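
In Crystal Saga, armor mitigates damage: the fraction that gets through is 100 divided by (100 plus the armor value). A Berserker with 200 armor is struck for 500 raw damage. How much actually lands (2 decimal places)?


actual = 500 * 100 / (100 + 200)
= 500 * 100 / 300
= 50000 / 300
= 166.67

166.67 damage


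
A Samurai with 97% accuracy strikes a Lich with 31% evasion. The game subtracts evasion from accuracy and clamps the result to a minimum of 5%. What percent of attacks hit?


accuracy - evasion = 97 - 31 = 66
Apply floor: max(66, 5) = 66
Hit chance = 66%

66%


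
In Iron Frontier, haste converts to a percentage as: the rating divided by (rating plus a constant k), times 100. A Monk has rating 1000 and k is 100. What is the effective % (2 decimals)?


effective% = rating / (rating + k) * 100
= 1000 / (1000 + 100) * 100
= 1000 / 1100 * 100
= 0.909091 * 100
= 90.91%

90.91%


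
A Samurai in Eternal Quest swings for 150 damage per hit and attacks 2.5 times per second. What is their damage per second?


DPS = damage * attack_speed
= 150 * 2.5
= 375.0

375.0 DPS


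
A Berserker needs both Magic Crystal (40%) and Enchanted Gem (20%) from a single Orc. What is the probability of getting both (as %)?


For independent events, P(both) = P(A) * P(B)
= 40% * 20%
= 800 / 100 %
= 8.0%

8.0%


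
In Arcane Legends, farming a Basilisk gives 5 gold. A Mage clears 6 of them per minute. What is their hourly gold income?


Gold per minute = 5 * 6 = 30
Gold per hour = 30 * 60 = 1800

1800 gold/hour


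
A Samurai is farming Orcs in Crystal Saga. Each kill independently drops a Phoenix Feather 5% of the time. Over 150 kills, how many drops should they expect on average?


Expected drops = kills * (drop_rate / 100)
= 150 * (5 / 100)
= 150 * 0.05
= 7.5

7.5 drops


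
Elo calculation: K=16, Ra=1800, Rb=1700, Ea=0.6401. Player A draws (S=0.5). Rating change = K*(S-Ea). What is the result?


Elo update: delta = K * (S - Ea), where S = 0.5 (draws)
S - Ea = 0.5 - 0.6401 = -0.1401
Rating change = 16 * -0.1401
= -2.24

-2.24 rating points


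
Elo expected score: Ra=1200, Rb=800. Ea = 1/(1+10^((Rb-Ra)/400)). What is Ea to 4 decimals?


Elo expected score: Ea = 1/(1 + 10^((Rb-Ra)/400))
Rb - Ra = 800 - 1200 = -400
(Rb-Ra)/400 = -400/400 = -1.0
10^-1.0 = 0.1
Ea = 1/(1 + 0.1) = 1/1.1 = 0.9091

0.9091


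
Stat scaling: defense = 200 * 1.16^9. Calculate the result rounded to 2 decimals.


value = base * growth^level
= 200 * 1.16^9
= 200 * 3.802961
= 760.59

760.59 defense


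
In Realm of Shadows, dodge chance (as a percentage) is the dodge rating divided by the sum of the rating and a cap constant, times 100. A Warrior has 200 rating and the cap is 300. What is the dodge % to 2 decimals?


dodge% = 200 / (200 + 300) * 100
= 200 / 500 * 100
= 0.4 * 100
= 40.00%

40.00%


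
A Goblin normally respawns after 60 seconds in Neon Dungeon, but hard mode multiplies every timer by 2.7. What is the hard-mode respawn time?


Respawn time = base * multiplier
= 60 * 2.7
= 162.0 seconds

162.0 seconds


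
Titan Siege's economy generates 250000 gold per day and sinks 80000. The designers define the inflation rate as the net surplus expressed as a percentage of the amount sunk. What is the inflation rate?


Net gold = 250000 - 80000 = 170000
Inflation rate = net / sunk * 100 = 170000 / 80000 * 100
= 2.125 * 100
= 212.50%

212.50%


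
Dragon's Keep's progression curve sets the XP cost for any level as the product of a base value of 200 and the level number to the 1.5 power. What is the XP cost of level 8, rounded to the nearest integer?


XP = 200 * level^1.5
Substitute level = 8:
XP = 200 * 8^1.5
= 200 * 22.6274
= 4525

4525 XP


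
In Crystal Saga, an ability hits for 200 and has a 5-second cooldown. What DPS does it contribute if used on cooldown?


DPS = damage / cooldown
= 200 / 5
= 40.00

40.00 DPS


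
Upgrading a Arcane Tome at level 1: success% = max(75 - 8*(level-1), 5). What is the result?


raw_rate = 75 - 8 * (1 - 1)
= 75 - 8 * 0
= 75 - 0
= 75
Apply floor: max(75, 5) = 75%

75%


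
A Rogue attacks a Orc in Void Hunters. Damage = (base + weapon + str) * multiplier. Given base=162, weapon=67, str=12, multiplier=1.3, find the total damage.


Sum base + weapon + str = 162 + 67 + 12 = 241
Multiply by 1.3:
241 * 1.3 = 313.3

313.3 damage


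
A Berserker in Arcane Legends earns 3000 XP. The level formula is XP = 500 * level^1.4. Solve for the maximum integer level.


XP = 500 * level^1.4, so level = (XP / 500)^(1/1.4)
= (3000 / 500)^(1/1.4)
= 6.0^0.7143
= 3.596
Floor: level = 3

level 3


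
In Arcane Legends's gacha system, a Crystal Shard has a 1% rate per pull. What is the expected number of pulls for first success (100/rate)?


Expected pulls for a geometric distribution = 1/p = 100 / rate%
= 100 / 1
= 100.0

100.0 pulls


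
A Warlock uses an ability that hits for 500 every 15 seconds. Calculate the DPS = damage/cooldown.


DPS = damage / cooldown
= 500 / 15
= 33.33

33.33 DPS


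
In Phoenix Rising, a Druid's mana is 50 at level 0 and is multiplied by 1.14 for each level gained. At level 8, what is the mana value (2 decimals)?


value = base * growth^level
= 50 * 1.14^8
= 50 * 2.852586
= 142.63

142.63 mana


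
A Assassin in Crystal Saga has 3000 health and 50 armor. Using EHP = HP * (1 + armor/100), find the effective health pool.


EHP = 3000 * (1 + 50/100)
= 3000 * (1 + 0.5)
= 3000 * 1.5
= 4500.0

4500.0 EHP


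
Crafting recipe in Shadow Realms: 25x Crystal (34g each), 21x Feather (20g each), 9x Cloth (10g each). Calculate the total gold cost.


Cost breakdown:
  Crystal: 25 * 34 = 850
  Feather: 21 * 20 = 420
  Cloth: 9 * 10 = 90
Total = 850 + 420 + 90 = 1360

1360 gold


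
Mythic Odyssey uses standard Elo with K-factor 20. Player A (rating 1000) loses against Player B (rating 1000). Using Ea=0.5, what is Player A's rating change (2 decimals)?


Elo update: delta = K * (S - Ea), where S = 0 (loses)
S - Ea = 0 - 0.5 = -0.5
Rating change = 20 * -0.5
= -10.00

-10.00 rating points


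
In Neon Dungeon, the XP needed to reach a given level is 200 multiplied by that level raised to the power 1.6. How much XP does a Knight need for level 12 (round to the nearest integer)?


XP = 200 * level^1.6
Substitute level = 12:
XP = 200 * 12^1.6
= 200 * 53.2954
= 10659

10659 XP


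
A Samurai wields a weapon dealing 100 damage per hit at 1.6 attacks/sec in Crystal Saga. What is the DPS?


DPS = damage * attack_speed
= 100 * 1.6
= 160.0

160.0 DPS


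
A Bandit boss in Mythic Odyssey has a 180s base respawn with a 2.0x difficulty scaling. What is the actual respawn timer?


Respawn time = base * multiplier
= 180 * 2.0
= 360.0 seconds

360.0 seconds


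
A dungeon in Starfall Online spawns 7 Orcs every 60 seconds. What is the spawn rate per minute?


Spawns per minute = count * (60 / interval)
= 7 * (60 / 60)
= 7 * 1.0
= 7.0

7.0 per minute


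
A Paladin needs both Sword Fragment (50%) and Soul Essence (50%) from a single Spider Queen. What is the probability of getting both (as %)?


For independent events, P(both) = P(A) * P(B)
= 50% * 50%
= 2500 / 100 %
= 25.0%

25.0%


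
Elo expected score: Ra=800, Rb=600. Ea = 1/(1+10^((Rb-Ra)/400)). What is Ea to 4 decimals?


Elo expected score: Ea = 1/(1 + 10^((Rb-Ra)/400))
Rb - Ra = 600 - 800 = -200
(Rb-Ra)/400 = -200/400 = -0.5
10^-0.5 = 0.316228
Ea = 1/(1 + 0.316228) = 1/1.316228 = 0.7597

0.7597


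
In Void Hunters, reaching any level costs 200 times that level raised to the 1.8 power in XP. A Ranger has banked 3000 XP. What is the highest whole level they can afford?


XP = 200 * level^1.8, so level = (XP / 200)^(1/1.8)
= (3000 / 200)^(1/1.8)
= 15.0^0.5556
= 4.5018
Floor: level = 4

level 4


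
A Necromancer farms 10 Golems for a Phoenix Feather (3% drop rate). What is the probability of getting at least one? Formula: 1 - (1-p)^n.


P(at least one) = 1 - P(none) = 1 - (1-p)^n
p = 3/100 = 0.03
1 - p = 0.97
(1 - p)^10 = 0.97^10 = 0.737424
P(at least one) = 1 - 0.737424 = 0.2626

0.2626


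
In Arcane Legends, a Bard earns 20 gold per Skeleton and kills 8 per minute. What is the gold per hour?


Gold per minute = 20 * 8 = 160
Gold per hour = 160 * 60 = 9600

9600 gold/hour


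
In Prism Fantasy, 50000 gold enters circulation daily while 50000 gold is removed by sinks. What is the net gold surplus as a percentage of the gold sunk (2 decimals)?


Net gold = 50000 - 50000 = 0
Inflation rate = net / sunk * 100 = 0 / 50000 * 100
= 0.0 * 100
= 0.00%

0.00%


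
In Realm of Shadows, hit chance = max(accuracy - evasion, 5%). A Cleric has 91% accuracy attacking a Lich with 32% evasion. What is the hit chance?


accuracy - evasion = 91 - 32 = 59
Apply floor: max(59, 5) = 59
Hit chance = 59%

59%


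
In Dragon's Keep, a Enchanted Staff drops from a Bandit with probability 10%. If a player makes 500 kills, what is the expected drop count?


Expected drops = kills * (drop_rate / 100)
= 500 * (10 / 100)
= 500 * 0.1
= 50.0

50.0 drops


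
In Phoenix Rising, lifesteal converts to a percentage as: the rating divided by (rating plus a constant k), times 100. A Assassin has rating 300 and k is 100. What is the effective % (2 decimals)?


effective% = rating / (rating + k) * 100
= 300 / (300 + 100) * 100
= 300 / 400 * 100
= 0.75 * 100
= 75.00%

75.00%


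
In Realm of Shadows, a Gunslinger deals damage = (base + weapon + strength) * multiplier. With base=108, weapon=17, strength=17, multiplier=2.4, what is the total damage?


Sum base + weapon + str = 108 + 17 + 17 = 142
Multiply by 2.4:
142 * 2.4 = 340.8

340.8 damage


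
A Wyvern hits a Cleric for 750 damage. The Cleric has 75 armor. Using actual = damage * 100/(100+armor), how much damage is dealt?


actual = 750 * 100 / (100 + 75)
= 750 * 100 / 175
= 75000 / 175
= 428.57

428.57 damage


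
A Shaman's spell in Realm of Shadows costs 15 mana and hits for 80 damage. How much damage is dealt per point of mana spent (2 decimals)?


Efficiency = damage / mana
= 80 / 15
= 5.33

5.33 dmg/mana


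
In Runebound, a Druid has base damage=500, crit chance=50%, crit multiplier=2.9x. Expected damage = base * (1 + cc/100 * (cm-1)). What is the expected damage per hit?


E[dmg] = base * (1 + crit_chance * (crit_mult - 1))
cc as decimal = 50/100 = 0.5
cm - 1 = 2.9 - 1 = 1.9
Bonus factor = 0.5 * 1.9 = 0.95
Total multiplier = 1 + 0.95 = 1.95
Expected damage = 500 * 1.95 = 975.00

975.00 damage


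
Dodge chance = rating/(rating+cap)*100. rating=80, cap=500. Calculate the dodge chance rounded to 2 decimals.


dodge% = 80 / (80 + 500) * 100
= 80 / 580 * 100
= 0.137931 * 100
= 13.79%

13.79%


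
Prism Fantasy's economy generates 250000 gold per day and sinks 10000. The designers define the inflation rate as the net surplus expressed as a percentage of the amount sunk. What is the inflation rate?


Net gold = 250000 - 10000 = 240000
Inflation rate = net / sunk * 100 = 240000 / 10000 * 100
= 24.0 * 100
= 2400.00%

2400.00%


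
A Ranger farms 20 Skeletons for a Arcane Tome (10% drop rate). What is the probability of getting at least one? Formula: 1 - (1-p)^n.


P(at least one) = 1 - P(none) = 1 - (1-p)^n
p = 10/100 = 0.1
1 - p = 0.9
(1 - p)^20 = 0.9^20 = 0.121577
P(at least one) = 1 - 0.121577 = 0.8784

0.8784


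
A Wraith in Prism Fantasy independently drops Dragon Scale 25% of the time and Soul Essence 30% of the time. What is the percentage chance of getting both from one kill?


For independent events, P(both) = P(A) * P(B)
= 25% * 30%
= 750 / 100 %
= 7.5%

7.5%


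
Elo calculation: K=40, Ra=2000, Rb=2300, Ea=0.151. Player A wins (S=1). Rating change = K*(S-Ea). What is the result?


Elo update: delta = K * (S - Ea), where S = 1 (wins)
S - Ea = 1 - 0.151 = 0.849
Rating change = 40 * 0.849
= 33.96

33.96 rating points


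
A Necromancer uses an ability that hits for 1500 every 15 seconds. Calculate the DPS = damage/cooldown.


DPS = damage / cooldown
= 1500 / 15
= 100.00

100.00 DPS


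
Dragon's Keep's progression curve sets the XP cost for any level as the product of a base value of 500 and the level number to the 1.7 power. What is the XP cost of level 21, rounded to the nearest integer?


XP = 500 * level^1.7
Substitute level = 21:
XP = 500 * 21^1.7
= 500 * 176.9183
= 88459

88459 XP


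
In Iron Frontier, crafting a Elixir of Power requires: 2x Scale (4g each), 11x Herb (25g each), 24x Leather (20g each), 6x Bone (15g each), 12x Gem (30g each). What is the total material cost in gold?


Cost breakdown:
  Scale: 2 * 4 = 8
  Herb: 11 * 25 = 275
  Leather: 24 * 20 = 480
  Bone: 6 * 15 = 90
  Gem: 12 * 30 = 360
Total = 8 + 275 + 480 + 90 + 360 = 1213

1213 gold


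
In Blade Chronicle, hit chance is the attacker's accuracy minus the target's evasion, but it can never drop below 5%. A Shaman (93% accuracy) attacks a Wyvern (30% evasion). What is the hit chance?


accuracy - evasion = 93 - 30 = 63
Apply floor: max(63, 5) = 63
Hit chance = 63%

63%


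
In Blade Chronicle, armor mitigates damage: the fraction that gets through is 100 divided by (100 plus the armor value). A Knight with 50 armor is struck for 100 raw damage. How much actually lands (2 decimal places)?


actual = 100 * 100 / (100 + 50)
= 100 * 100 / 150
= 10000 / 150
= 66.67

66.67 damage


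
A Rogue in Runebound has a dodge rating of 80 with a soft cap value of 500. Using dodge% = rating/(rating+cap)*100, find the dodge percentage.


dodge% = 80 / (80 + 500) * 100
= 80 / 580 * 100
= 0.137931 * 100
= 13.79%

13.79%


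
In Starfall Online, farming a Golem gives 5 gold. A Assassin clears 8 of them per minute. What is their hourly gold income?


Gold per minute = 5 * 8 = 40
Gold per hour = 40 * 60 = 2400

2400 gold/hour


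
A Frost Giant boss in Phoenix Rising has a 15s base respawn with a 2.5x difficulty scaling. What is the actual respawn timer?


Respawn time = base * multiplier
= 15 * 2.5
= 37.5 seconds

37.5 seconds


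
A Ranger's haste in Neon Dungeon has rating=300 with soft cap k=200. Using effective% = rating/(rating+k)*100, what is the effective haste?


effective% = rating / (rating + k) * 100
= 300 / (300 + 200) * 100
= 300 / 500 * 100
= 0.6 * 100
= 60.00%

60.00%


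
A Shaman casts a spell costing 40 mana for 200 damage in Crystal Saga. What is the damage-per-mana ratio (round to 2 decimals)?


Efficiency = damage / mana
= 200 / 40
= 5.00

5.00 dmg/mana


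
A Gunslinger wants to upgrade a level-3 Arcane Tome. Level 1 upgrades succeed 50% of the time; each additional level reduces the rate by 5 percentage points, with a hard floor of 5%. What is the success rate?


raw_rate = 50 - 5 * (3 - 1)
= 50 - 5 * 2
= 50 - 10
= 40
Apply floor: max(40, 5) = 40%

40%


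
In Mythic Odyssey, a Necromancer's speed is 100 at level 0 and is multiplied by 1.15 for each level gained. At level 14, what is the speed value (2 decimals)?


value = base * growth^level
= 100 * 1.15^14
= 100 * 7.075706
= 707.57

707.57 speed


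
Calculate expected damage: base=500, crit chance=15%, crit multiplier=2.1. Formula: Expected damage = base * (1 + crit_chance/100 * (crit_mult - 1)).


E[dmg] = base * (1 + crit_chance * (crit_mult - 1))
cc as decimal = 15/100 = 0.15
cm - 1 = 2.1 - 1 = 1.1
Bonus factor = 0.15 * 1.1 = 0.165
Total multiplier = 1 + 0.165 = 1.165
Expected damage = 500 * 1.165 = 582.50

582.50 damage


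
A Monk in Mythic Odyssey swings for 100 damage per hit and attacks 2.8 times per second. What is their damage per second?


DPS = damage * attack_speed
= 100 * 2.8
= 280.0

280.0 DPS


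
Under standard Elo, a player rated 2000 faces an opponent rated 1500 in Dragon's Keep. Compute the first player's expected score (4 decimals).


Elo expected score: Ea = 1/(1 + 10^((Rb-Ra)/400))
Rb - Ra = 1500 - 2000 = -500
(Rb-Ra)/400 = -500/400 = -1.25
10^-1.25 = 0.056234
Ea = 1/(1 + 0.056234) = 1/1.056234 = 0.9468

0.9468


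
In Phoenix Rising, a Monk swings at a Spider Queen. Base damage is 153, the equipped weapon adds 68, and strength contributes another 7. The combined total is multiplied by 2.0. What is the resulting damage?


Sum base + weapon + str = 153 + 68 + 7 = 228
Multiply by 2.0:
228 * 2.0 = 456.0

456.0 damage


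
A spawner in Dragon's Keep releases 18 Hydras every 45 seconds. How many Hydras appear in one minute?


Spawns per minute = count * (60 / interval)
= 18 * (60 / 45)
= 18 * 1.3333
= 24.0

24.0 per minute


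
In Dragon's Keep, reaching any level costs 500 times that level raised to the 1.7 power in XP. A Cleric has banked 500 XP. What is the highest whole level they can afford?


XP = 500 * level^1.7, so level = (XP / 500)^(1/1.7)
= (500 / 500)^(1/1.7)
= 1.0^0.5882
= 1.0
Floor: level = 1

level 1


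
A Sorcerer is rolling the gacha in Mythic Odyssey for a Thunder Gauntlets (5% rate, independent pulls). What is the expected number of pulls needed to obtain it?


Expected pulls for a geometric distribution = 1/p = 100 / rate%
= 100 / 5
= 20.0

20.0 pulls


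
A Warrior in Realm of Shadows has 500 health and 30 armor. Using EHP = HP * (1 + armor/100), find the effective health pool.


EHP = 500 * (1 + 30/100)
= 500 * (1 + 0.3)
= 500 * 1.3
= 650.0

650.0 EHP


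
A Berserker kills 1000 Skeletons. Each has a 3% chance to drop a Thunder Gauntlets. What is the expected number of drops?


Expected drops = kills * (drop_rate / 100)
= 1000 * (3 / 100)
= 1000 * 0.03
= 30.0

30.0 drops


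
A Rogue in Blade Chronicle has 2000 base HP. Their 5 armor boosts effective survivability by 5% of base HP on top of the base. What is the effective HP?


EHP = 2000 * (1 + 5/100)
= 2000 * (1 + 0.05)
= 2000 * 1.05
= 2100.0

2100.0 EHP


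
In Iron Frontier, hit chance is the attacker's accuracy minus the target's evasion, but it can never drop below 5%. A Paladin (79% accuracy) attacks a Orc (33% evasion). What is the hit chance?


accuracy - evasion = 79 - 33 = 46
Apply floor: max(46, 5) = 46
Hit chance = 46%

46%


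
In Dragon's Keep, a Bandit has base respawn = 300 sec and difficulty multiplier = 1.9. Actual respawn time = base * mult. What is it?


Respawn time = base * multiplier
= 300 * 1.9
= 570.0 seconds

570.0 seconds


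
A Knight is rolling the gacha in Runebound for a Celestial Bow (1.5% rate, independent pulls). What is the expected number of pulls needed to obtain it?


Expected pulls for a geometric distribution = 1/p = 100 / rate%
= 100 / 1.5
= 66.67

66.67 pulls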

ASSIGNMENT:
Please copy exactly the lines from the one that contains "In Dragon's Keep, a Bandit" up to and including the final line of the listing above.

RESPONSE AREA:
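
In Dragon's Keep, a Bandit has base respawn = 300 sec and difficulty multiplier = 1.9. Actual respawn time = base * mult. What is it?


Respawn time = base * multiplier
= 300 * 1.9
= 570.0 seconds

570.0 seconds


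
A Knight is rolling the gacha in Runebound for a Celestial Bow (1.5% rate, independent pulls). What is the expected number of pulls needed to obtain it?


Expected pulls for a geometric distribution = 1/p = 100 / rate%
= 100 / 1.5
= 66.67

66.67 pulls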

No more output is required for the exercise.